= What this task involves =
Line tally for the word "Text": count the lines below that contain it and reply with the number alone.

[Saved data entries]
((
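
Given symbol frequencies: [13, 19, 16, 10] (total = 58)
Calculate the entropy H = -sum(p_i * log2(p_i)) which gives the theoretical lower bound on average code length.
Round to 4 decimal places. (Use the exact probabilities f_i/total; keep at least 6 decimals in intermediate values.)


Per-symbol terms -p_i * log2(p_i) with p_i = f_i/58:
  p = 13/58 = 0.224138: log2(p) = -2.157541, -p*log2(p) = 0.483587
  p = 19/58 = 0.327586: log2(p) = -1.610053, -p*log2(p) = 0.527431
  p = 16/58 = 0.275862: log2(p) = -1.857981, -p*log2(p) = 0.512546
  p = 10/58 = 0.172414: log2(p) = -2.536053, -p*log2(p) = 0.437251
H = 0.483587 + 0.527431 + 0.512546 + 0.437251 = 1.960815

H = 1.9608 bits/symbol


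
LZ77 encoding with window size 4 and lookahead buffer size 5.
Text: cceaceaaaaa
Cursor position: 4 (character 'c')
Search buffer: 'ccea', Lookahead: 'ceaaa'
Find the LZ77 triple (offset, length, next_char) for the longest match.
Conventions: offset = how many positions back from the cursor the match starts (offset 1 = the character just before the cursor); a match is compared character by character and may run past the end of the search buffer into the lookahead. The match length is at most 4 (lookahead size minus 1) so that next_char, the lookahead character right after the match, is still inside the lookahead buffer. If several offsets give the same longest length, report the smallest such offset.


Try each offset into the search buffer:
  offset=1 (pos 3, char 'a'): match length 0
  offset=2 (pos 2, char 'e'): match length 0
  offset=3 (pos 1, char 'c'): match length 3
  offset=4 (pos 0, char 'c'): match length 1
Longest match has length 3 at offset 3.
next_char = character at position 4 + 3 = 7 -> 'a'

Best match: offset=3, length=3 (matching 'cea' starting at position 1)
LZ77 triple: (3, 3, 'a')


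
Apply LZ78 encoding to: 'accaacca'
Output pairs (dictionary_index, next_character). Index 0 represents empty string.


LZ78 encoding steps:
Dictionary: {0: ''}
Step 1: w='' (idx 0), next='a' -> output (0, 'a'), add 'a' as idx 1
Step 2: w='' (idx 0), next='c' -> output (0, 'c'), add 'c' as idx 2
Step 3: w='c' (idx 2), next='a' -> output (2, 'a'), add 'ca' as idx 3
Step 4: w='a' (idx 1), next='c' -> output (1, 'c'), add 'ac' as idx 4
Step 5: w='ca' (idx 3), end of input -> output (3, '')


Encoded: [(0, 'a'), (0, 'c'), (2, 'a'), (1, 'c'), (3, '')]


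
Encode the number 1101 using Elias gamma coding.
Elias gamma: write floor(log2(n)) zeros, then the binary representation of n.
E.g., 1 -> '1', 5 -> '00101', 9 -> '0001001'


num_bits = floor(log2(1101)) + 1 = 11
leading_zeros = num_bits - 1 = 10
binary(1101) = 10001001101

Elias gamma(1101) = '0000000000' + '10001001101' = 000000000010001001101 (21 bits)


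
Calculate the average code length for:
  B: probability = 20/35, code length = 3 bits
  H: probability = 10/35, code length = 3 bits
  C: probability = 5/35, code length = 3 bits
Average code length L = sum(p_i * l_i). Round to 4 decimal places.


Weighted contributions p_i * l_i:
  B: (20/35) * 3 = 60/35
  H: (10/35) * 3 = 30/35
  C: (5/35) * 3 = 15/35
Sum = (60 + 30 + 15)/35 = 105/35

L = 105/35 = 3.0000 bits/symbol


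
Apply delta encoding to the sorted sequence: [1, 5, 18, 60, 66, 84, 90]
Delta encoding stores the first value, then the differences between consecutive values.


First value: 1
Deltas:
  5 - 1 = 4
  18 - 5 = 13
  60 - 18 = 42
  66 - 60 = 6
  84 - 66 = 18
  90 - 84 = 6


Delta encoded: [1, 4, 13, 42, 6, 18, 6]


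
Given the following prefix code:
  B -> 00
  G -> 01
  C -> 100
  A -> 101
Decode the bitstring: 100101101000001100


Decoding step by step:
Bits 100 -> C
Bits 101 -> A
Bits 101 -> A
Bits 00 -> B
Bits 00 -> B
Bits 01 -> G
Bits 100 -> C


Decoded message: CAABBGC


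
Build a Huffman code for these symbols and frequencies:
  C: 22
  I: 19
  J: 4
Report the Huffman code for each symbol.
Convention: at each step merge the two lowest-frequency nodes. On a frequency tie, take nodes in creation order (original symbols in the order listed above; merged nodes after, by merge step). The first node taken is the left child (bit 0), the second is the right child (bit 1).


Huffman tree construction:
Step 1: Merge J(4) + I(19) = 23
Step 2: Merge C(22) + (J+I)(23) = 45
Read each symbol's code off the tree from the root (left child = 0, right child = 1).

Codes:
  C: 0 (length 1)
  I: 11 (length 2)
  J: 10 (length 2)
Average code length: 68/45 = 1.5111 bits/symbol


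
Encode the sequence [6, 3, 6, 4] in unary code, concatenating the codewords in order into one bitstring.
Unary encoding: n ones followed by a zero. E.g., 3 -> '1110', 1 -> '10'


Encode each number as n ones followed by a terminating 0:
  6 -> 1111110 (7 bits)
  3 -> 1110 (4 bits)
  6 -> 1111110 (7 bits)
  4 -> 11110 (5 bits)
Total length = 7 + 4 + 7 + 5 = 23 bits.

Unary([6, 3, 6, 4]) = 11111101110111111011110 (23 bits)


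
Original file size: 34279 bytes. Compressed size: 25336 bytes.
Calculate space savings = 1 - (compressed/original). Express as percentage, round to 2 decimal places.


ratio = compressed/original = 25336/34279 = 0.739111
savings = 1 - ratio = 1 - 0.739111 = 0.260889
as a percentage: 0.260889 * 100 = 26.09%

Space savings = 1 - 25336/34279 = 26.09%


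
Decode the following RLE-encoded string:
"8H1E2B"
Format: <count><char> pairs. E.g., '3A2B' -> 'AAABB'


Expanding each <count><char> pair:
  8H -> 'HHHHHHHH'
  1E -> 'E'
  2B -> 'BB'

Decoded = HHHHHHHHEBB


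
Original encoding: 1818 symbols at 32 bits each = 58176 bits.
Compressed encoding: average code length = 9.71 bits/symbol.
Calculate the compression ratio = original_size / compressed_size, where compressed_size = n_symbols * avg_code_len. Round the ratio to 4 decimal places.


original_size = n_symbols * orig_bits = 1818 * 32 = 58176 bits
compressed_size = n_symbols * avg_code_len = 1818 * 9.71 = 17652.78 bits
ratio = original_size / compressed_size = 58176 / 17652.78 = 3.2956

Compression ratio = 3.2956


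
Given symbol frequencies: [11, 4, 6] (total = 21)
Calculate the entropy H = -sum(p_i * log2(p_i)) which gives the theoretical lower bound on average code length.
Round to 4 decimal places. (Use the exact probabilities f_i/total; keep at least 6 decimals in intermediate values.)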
))
((
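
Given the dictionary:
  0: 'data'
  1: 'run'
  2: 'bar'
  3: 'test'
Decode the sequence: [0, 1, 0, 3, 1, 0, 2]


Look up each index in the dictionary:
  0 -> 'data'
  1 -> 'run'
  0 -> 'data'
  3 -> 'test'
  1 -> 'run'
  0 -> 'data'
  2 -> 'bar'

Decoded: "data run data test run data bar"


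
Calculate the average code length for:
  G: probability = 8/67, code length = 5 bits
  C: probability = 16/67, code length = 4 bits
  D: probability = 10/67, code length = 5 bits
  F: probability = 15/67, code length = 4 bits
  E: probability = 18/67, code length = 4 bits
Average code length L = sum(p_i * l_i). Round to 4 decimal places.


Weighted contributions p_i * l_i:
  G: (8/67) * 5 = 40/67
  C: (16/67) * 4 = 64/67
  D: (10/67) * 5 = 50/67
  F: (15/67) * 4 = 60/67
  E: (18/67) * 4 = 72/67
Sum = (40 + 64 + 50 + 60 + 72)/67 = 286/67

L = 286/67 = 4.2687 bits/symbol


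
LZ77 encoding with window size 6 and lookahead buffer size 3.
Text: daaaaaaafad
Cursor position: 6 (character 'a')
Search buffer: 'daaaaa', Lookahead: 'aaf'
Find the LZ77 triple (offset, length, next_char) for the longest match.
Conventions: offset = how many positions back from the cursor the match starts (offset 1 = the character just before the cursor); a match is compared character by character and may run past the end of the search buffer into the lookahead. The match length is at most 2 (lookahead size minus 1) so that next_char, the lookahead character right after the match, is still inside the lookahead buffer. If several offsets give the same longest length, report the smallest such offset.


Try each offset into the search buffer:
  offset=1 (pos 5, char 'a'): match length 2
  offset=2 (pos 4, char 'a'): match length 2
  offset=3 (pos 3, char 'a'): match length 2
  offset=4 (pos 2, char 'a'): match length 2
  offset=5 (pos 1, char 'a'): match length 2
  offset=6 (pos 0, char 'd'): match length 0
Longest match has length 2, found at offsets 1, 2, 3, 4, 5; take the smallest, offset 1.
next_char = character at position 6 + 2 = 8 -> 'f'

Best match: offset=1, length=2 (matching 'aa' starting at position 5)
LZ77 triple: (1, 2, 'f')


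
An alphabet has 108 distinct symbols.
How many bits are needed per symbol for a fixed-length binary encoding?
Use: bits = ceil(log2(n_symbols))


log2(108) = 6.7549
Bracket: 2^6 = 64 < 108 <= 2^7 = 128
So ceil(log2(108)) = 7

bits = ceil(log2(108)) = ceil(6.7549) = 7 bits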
))
((
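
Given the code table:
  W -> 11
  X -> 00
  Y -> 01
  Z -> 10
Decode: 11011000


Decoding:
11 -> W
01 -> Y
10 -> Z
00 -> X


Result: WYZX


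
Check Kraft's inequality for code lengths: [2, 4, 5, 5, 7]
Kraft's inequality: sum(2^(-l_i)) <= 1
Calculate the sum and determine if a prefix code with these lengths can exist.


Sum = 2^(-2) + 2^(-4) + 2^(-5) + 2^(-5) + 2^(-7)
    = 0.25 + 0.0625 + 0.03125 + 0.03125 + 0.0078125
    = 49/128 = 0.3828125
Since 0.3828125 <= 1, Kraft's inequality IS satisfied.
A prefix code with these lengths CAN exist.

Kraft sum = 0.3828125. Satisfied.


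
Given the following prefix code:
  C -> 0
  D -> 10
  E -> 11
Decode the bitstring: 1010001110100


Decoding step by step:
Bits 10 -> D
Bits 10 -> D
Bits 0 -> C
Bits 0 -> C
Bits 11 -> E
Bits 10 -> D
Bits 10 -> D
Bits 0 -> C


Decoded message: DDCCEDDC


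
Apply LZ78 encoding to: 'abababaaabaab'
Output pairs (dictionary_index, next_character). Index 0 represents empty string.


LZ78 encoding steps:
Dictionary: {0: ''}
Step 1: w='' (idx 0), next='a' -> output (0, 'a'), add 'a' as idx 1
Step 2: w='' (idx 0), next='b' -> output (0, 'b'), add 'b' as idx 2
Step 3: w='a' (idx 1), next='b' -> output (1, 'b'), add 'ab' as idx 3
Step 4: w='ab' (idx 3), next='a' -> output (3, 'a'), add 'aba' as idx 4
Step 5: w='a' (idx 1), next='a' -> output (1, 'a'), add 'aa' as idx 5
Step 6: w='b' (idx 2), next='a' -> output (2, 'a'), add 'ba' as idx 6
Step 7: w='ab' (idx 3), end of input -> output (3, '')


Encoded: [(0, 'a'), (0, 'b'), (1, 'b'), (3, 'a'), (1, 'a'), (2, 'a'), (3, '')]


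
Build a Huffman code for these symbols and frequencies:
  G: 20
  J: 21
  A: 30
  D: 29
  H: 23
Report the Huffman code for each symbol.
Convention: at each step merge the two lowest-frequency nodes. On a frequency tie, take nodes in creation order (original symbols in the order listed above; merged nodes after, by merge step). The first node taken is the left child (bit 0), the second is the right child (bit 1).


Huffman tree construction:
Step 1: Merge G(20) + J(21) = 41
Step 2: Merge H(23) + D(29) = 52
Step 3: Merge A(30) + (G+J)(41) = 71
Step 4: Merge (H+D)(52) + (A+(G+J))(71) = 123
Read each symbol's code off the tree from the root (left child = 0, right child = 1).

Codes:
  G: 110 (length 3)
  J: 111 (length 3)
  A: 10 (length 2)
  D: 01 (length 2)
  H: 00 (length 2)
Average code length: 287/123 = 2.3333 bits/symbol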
))
= Final answer =
2